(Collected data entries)

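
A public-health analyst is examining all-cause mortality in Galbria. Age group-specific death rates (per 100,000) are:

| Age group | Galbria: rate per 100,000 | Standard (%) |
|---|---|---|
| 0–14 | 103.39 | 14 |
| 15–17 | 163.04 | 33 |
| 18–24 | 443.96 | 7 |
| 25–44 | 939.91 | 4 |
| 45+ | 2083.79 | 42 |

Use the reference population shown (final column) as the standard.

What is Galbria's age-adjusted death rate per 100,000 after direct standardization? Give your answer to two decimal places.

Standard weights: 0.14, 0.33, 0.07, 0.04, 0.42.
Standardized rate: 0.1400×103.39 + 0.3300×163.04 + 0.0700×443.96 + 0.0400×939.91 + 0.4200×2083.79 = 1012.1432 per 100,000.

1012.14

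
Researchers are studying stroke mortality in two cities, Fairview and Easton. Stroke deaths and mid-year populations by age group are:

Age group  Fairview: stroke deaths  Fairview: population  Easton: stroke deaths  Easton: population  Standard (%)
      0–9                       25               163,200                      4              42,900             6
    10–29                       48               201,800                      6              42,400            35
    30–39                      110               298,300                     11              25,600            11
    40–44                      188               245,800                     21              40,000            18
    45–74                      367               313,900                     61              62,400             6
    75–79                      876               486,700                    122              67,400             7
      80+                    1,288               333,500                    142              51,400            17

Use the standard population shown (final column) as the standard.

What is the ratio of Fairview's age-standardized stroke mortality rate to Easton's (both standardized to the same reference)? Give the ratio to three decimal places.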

==

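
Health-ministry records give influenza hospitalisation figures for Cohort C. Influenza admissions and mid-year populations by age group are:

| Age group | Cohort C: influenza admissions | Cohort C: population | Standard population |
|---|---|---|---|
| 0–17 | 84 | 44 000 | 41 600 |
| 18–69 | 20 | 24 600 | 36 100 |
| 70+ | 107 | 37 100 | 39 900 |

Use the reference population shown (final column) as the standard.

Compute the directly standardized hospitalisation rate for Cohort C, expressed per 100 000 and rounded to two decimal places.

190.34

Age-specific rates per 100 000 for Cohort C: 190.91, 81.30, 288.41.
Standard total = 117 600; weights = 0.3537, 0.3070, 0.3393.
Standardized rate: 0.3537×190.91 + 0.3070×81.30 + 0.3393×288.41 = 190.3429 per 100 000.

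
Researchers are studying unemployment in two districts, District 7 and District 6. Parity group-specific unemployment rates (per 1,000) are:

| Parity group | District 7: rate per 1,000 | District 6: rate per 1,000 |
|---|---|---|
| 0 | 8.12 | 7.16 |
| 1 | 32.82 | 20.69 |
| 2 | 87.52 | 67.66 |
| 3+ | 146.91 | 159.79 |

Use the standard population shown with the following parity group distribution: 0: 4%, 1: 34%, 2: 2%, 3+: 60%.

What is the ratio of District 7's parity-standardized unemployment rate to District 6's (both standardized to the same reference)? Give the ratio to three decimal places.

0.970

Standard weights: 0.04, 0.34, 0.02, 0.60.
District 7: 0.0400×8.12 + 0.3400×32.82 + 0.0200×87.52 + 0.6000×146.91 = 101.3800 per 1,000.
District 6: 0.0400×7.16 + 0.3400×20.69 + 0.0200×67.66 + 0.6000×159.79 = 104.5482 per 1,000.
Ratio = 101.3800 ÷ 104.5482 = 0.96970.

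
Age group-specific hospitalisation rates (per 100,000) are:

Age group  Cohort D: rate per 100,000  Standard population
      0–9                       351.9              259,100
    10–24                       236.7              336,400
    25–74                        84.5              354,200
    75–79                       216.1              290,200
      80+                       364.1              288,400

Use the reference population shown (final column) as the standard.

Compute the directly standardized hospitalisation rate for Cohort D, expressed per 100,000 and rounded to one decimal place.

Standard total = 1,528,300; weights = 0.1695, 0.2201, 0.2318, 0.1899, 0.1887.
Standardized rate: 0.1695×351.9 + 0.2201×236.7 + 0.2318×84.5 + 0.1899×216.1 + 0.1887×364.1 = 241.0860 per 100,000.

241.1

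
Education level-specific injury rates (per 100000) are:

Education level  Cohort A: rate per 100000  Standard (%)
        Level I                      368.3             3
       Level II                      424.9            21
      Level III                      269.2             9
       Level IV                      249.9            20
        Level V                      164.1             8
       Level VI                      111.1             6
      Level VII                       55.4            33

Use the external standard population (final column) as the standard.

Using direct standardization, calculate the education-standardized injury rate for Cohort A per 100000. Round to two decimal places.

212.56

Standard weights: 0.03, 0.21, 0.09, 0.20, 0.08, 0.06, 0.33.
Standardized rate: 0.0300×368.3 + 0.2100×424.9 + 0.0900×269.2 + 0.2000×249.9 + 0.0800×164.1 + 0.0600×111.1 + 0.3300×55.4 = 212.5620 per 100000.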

Your task: The lines above starting at the one that contains "A public-health analyst" and ending at the one that contains "Researchers are studying stroke" must be transcribed exactly, and no other lines may appear.

Solution to the exercise:
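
A public-health analyst is examining all-cause mortality in Galbria. Age group-specific death rates (per 100,000) are:

| Age group | Galbria: rate per 100,000 | Standard (%) |
|---|---|---|
| 0–14 | 103.39 | 14 |
| 15–17 | 163.04 | 33 |
| 18–24 | 443.96 | 7 |
| 25–44 | 939.91 | 4 |
| 45+ | 2083.79 | 42 |

Use the reference population shown (final column) as the standard.

What is Galbria's age-adjusted death rate per 100,000 after direct standardization? Give your answer to two decimal places.

Standard weights: 0.14, 0.33, 0.07, 0.04, 0.42.
Standardized rate: 0.1400×103.39 + 0.3300×163.04 + 0.0700×443.96 + 0.0400×939.91 + 0.4200×2083.79 = 1012.1432 per 100,000.

1012.14

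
Researchers are studying stroke mortality in two cities, Fairview and Easton. Stroke deaths and mid-year populations by age group are: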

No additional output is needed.